**PROBLEM TO SOLVE**
Exactly as written, give back every record below.

== == ==

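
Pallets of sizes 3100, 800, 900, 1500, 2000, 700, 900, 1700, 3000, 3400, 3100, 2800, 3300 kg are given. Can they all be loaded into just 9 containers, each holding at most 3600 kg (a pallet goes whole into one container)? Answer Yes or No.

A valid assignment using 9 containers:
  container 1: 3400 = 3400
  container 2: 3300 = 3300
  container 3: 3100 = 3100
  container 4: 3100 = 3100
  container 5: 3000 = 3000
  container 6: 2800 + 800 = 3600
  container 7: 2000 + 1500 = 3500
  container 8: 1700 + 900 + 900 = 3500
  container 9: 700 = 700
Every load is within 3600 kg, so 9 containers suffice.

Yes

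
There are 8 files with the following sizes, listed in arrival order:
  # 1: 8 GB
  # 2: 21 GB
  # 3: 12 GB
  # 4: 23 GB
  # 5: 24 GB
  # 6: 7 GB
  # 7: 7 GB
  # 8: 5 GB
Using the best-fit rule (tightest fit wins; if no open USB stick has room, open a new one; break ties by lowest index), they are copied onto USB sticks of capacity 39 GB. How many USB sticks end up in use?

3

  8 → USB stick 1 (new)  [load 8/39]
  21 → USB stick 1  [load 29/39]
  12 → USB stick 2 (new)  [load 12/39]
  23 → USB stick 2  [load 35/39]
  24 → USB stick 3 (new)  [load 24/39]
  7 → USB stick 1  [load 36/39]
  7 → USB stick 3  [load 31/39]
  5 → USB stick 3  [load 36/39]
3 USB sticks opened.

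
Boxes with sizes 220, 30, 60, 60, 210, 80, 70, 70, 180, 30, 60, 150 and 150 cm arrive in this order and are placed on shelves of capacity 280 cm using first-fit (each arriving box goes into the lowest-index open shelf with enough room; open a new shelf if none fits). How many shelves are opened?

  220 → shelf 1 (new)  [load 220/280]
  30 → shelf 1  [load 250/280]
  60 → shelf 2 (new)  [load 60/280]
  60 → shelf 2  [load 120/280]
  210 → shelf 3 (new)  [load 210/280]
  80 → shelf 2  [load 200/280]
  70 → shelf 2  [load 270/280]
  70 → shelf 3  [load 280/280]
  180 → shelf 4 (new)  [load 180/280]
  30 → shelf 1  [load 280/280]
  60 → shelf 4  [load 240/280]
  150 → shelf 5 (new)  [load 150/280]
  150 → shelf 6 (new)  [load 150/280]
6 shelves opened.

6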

== == ==

**RESPONSE AREA**
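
Pallets of sizes 3100, 800, 900, 1500, 2000, 700, 900, 1700, 3000, 3400, 3100, 2800, 3300 kg are given. Can they all be loaded into just 9 containers, each holding at most 3600 kg (a pallet goes whole into one container)? Answer Yes or No.

A valid assignment using 9 containers:
  container 1: 3400 = 3400
  container 2: 3300 = 3300
  container 3: 3100 = 3100
  container 4: 3100 = 3100
  container 5: 3000 = 3000
  container 6: 2800 + 800 = 3600
  container 7: 2000 + 1500 = 3500
  container 8: 1700 + 900 + 900 = 3500
  container 9: 700 = 700
Every load is within 3600 kg, so 9 containers suffice.

Yes

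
There are 8 files with the following sizes, listed in arrival order:
  # 1: 8 GB
  # 2: 21 GB
  # 3: 12 GB
  # 4: 23 GB
  # 5: 24 GB
  # 6: 7 GB
  # 7: 7 GB
  # 8: 5 GB
Using the best-fit rule (tightest fit wins; if no open USB stick has room, open a new one; break ties by lowest index), they are copied onto USB sticks of capacity 39 GB. How many USB sticks end up in use?

3

  8 → USB stick 1 (new)  [load 8/39]
  21 → USB stick 1  [load 29/39]
  12 → USB stick 2 (new)  [load 12/39]
  23 → USB stick 2  [load 35/39]
  24 → USB stick 3 (new)  [load 24/39]
  7 → USB stick 1  [load 36/39]
  7 → USB stick 3  [load 31/39]
  5 → USB stick 3  [load 36/39]
3 USB sticks opened.

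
Boxes with sizes 220, 30, 60, 60, 210, 80, 70, 70, 180, 30, 60, 150 and 150 cm arrive in this order and are placed on shelves of capacity 280 cm using first-fit (each arriving box goes into the lowest-index open shelf with enough room; open a new shelf if none fits). How many shelves are opened?

  220 → shelf 1 (new)  [load 220/280]
  30 → shelf 1  [load 250/280]
  60 → shelf 2 (new)  [load 60/280]
  60 → shelf 2  [load 120/280]
  210 → shelf 3 (new)  [load 210/280]
  80 → shelf 2  [load 200/280]
  70 → shelf 2  [load 270/280]
  70 → shelf 3  [load 280/280]
  180 → shelf 4 (new)  [load 180/280]
  30 → shelf 1  [load 280/280]
  60 → shelf 4  [load 240/280]
  150 → shelf 5 (new)  [load 150/280]
  150 → shelf 6 (new)  [load 150/280]
6 shelves opened.

6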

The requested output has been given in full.